### What the task requires
The line containing "Perform a single gradient descent update in" marks the start; repeat it and every following line exactly through the end of the entries.

[Entries shown Boundary: Start]

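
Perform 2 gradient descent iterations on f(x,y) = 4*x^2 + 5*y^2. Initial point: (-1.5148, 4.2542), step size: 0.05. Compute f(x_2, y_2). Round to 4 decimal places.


Gradient descent on f(x,y) = 4*x^2 + 5*y^2.
Starting point: (-1.5148, 4.2542), alpha = 0.05
Step 1: grad_x = 2*4*-1.5148 = -12.1184, grad_y = 2*5*4.2542 = 42.542
  x_1 = -1.5148 - 0.05*-12.1184 = -0.9089
  y_1 = 4.2542 - 0.05*42.542 = 2.1271
Step 2: grad_x = 2*4*-0.9089 = -7.271, grad_y = 2*5*2.1271 = 21.271
  x_2 = -0.9089 - 0.05*-7.271 = -0.5453
  y_2 = 2.1271 - 0.05*21.271 = 1.0636
f(-0.5453, 1.0636) = 4*(-0.5453)^2 + 5*1.0636^2 = 6.8452


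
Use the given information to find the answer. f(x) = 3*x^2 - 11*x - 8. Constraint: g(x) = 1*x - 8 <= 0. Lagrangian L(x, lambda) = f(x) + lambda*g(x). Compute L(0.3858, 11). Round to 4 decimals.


Step 1: Evaluate f(x).
f(0.3858) = 3*0.3858^2 - 11*0.3858 - 8 = -11.7973
Step 2: Evaluate g(x).
g(0.3858) = 1*0.3858 - 8 = -7.6142
Step 3: Compute Lagrangian.
L = -11.7973 + 11*-7.6142 = -95.5535


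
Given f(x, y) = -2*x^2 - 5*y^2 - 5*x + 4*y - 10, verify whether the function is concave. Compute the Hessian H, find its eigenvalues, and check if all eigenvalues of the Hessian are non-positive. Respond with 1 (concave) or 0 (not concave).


The Hessian of f(x,y) = -2*x^2 - 5*y^2 - 5*x + 4*y - 10 is:
H = [[-4, 0], [0, -10]]
Trace = -4 - 10 = -14
Determinant = -4*-10 - (0)^2 = 40
Discriminant = (-14)^2 - 4*40 = 36.0
Eigenvalues: lambda_1 = -10.0, lambda_2 = -4.0
The function is concave.

1


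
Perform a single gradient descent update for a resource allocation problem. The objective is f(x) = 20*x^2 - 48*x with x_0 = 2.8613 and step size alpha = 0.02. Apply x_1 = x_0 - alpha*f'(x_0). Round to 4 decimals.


We compute the gradient at x_0 and apply the update.
f'(x) = 40*x - 48
f'(2.8613) = 40*2.8613 - 48 = 66.452
x_1 = 2.8613 - 0.02*66.452 = 1.5323


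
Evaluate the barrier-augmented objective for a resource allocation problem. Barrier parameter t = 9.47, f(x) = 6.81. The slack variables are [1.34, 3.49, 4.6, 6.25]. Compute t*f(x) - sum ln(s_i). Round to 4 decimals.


Step 1: Compute log-barrier.
ln values: [0.2927, 1.2499, 1.5261, 1.8326]
phi = -(0.2927 + 1.2499 + 1.5261 + 1.8326) = -4.9012
Step 2: Compute augmented objective.
t*f(x) = 9.47*6.81 = 64.4907
Total = 64.4907 - 4.9012 = 59.5895


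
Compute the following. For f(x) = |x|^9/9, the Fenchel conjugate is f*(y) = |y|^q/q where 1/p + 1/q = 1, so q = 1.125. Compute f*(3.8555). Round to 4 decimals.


The conjugate exponent q satisfies 1/p + 1/q = 1.
p = 9, so q = 9/(9 - 1) = 1.125
|y|^q = 3.8555^1.125 = 4.5639
f*(3.8555) = 4.5639 / 1.125 = 4.0568


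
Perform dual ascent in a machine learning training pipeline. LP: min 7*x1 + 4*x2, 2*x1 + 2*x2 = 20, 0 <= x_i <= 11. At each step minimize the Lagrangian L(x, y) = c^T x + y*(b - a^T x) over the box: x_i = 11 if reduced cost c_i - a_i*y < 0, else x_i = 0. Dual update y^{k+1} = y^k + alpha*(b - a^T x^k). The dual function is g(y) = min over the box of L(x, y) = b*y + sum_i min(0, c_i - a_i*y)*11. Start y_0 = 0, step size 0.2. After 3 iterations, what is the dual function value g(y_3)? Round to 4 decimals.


Dual ascent for LP: min 7*x1 + 4*x2, 2*x1 + 2*x2 = 20, 0 <= x_i <= 11
Step 1: y^k = 0.0, reduced costs: (7.0, 4.0)
  x^k = (0.0, 0.0), subgradient = b - a^T x = 20.0
  y^{k+1} = 0.0 + 0.2*20.0 = 4.0
Step 2: y^k = 4.0, reduced costs: (-1.0, -4.0)
  x^k = (11.0, 11.0), subgradient = b - a^T x = -24.0
  y^{k+1} = 4.0 + 0.2*-24.0 = -0.8
Step 3: y^k = -0.8, reduced costs: (8.6, 5.6)
  x^k = (0.0, 0.0), subgradient = b - a^T x = 20.0
  y^{k+1} = -0.8 + 0.2*20.0 = 3.2
Dual objective at y_3 = 3.2: reduced costs (0.6, -2.4), box minimizer x = (0.0, 11.0)
g(y_3) = b*y + (c1 - a1*y)*x1 + (c2 - a2*y)*x2 = 20*3.2 + 0.6*0.0 + (-2.4)*11.0 = 64.0 + 0.0 - 26.4 = 37.6


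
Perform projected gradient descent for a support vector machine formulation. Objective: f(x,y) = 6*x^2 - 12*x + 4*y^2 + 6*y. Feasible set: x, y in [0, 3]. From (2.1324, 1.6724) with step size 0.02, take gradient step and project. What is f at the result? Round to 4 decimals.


Step 1: Compute gradient at (2.1324, 1.6724).
grad_x = 2*6*2.1324 - 12 = 13.5888
grad_y = 2*4*1.6724 + 6 = 19.3792
Step 2: Gradient step.
x_raw = 2.1324 - 0.02*13.5888 = 1.8606
y_raw = 1.6724 - 0.02*19.3792 = 1.2848
Step 3: Project onto [0, 3].
x_proj = clip(1.8606) = 1.8606
y_proj = clip(1.2848) = 1.2848
Step 4: Evaluate f.
f(1.8606, 1.2848) = 12.7559


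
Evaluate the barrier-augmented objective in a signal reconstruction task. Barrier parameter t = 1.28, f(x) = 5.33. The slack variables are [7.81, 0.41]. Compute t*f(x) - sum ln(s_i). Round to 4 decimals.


Step 1: Compute log-barrier.
ln values: [2.0554, -0.8916]
phi = -(2.0554 - 0.8916) = -1.1638
Step 2: Compute augmented objective.
t*f(x) = 1.28*5.33 = 6.8224
Total = 6.8224 - 1.1638 = 5.6586


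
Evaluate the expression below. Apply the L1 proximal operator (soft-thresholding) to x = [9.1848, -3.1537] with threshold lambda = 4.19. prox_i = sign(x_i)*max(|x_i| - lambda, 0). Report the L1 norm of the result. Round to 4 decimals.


Soft-thresholding with lambda = 4.19:
prox(9.1848) = sign(9.1848)*max(|9.1848| - 4.19, 0) = 4.9948
prox(-3.1537) = sign(-3.1537)*max(|-3.1537| - 4.19, 0) = 0.0
prox(x) = [4.9948, 0.0]
||prox(x)||_1 = 4.9948 + 0.0 = 4.9948


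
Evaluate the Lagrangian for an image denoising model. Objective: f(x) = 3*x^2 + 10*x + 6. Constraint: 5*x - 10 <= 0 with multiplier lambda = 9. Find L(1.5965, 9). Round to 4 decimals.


Step 1: Evaluate f(x).
f(1.5965) = 3*1.5965^2 + 10*1.5965 + 6 = 29.6114
Step 2: Evaluate g(x).
g(1.5965) = 5*1.5965 - 10 = -2.0175
Step 3: Compute Lagrangian.
L = 29.6114 + 9*-2.0175 = 11.4539


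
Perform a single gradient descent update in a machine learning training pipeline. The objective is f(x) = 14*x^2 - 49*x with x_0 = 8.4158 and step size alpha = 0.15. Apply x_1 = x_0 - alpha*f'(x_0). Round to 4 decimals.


We compute the gradient at x_0 and apply the update.
f'(x) = 28*x - 49
f'(8.4158) = 28*8.4158 - 49 = 186.6424
x_1 = 8.4158 - 0.15*186.6424 = -19.5806


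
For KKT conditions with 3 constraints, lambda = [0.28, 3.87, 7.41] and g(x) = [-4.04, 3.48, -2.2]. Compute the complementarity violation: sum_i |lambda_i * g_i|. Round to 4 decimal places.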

[Entries shown Boundary: End]

### Answer to the problem
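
Perform a single gradient descent update in a machine learning training pipeline. The objective is f(x) = 14*x^2 - 49*x with x_0 = 8.4158 and step size alpha = 0.15. Apply x_1 = x_0 - alpha*f'(x_0). Round to 4 decimals.


We compute the gradient at x_0 and apply the update.
f'(x) = 28*x - 49
f'(8.4158) = 28*8.4158 - 49 = 186.6424
x_1 = 8.4158 - 0.15*186.6424 = -19.5806


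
For KKT conditions with 3 constraints, lambda = [0.28, 3.87, 7.41] and g(x) = [-4.04, 3.48, -2.2]. Compute the complementarity violation: sum_i |lambda_i * g_i|. Round to 4 decimal places.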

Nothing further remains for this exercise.